- _What you are asked to do_:
Transcribe word for word the lines below from the line with "(Assumes known population standard deviation)" through the line with "Calculate the chi-square test statistic.", ends included.

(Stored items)

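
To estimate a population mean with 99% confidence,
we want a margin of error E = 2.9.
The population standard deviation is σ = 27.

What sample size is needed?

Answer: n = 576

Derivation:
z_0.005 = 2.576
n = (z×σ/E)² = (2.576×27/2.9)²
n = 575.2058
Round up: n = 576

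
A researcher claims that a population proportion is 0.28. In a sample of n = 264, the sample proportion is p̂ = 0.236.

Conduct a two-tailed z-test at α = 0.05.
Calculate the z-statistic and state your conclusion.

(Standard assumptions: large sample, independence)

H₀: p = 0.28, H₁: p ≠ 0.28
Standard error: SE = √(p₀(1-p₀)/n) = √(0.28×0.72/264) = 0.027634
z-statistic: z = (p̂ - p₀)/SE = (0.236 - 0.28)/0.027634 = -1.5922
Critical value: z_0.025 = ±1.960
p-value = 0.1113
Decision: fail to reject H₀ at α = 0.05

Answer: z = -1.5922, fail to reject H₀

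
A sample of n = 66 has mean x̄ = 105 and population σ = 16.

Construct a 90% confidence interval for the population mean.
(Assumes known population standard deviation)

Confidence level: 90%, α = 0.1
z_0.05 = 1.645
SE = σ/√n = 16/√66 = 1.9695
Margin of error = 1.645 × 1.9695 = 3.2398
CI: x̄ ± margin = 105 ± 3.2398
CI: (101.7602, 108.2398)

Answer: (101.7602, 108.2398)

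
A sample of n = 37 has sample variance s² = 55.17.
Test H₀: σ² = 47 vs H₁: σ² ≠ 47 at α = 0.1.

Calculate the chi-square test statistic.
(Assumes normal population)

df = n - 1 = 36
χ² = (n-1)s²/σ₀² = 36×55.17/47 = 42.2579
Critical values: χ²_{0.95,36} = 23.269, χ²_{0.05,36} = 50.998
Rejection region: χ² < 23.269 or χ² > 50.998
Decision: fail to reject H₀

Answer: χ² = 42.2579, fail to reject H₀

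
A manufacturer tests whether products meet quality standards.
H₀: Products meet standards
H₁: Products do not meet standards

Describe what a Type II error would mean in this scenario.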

- _Task response_:
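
(Assumes known population standard deviation)

Confidence level: 90%, α = 0.1
z_0.05 = 1.645
SE = σ/√n = 16/√66 = 1.9695
Margin of error = 1.645 × 1.9695 = 3.2398
CI: x̄ ± margin = 105 ± 3.2398
CI: (101.7602, 108.2398)

Answer: (101.7602, 108.2398)

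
A sample of n = 37 has sample variance s² = 55.17.
Test H₀: σ² = 47 vs H₁: σ² ≠ 47 at α = 0.1.

Calculate the chi-square test statistic.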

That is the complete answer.